Segment Start: DATASET RECORDS

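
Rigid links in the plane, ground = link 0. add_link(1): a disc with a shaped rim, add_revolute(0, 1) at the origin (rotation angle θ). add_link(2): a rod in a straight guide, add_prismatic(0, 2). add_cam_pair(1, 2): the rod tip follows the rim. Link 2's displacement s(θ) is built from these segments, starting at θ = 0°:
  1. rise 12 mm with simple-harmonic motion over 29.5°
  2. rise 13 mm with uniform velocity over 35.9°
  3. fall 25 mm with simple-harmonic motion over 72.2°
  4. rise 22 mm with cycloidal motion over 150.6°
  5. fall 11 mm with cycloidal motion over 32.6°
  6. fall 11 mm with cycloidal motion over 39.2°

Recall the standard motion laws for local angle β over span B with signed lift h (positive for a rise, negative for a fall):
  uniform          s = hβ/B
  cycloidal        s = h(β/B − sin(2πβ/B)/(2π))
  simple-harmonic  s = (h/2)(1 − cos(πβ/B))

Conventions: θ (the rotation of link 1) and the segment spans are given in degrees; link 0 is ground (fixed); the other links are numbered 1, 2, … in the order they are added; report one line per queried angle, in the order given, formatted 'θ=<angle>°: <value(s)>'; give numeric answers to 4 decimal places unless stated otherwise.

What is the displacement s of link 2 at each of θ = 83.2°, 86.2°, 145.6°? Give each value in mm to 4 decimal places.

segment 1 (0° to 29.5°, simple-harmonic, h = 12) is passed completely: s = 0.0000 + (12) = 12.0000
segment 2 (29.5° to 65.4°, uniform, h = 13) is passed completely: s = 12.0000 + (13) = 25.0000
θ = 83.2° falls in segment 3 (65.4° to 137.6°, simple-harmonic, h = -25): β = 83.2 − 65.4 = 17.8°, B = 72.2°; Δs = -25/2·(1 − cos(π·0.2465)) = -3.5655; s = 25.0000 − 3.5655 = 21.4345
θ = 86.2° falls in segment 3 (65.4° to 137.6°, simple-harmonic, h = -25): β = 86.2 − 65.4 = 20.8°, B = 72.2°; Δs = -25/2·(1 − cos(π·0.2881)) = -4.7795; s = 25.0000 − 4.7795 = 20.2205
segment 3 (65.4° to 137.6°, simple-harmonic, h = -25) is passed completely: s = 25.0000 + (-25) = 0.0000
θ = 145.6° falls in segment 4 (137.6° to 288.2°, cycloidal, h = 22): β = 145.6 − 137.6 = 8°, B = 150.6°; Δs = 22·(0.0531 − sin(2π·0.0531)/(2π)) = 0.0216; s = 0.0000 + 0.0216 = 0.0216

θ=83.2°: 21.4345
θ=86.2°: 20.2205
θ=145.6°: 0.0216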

Segment End: DATASET RECORDS

### [WHAT NEEDS TO BE DONE]
The required output is every line above that contains the string "rise".

### [TASK SOLUTION]
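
  1. rise 12 mm with simple-harmonic motion over 29.5°
  2. rise 13 mm with uniform velocity over 35.9°
  4. rise 22 mm with cycloidal motion over 150.6°
Recall the standard motion laws for local angle β over span B with signed lift h (positive for a rise, negative for a fall):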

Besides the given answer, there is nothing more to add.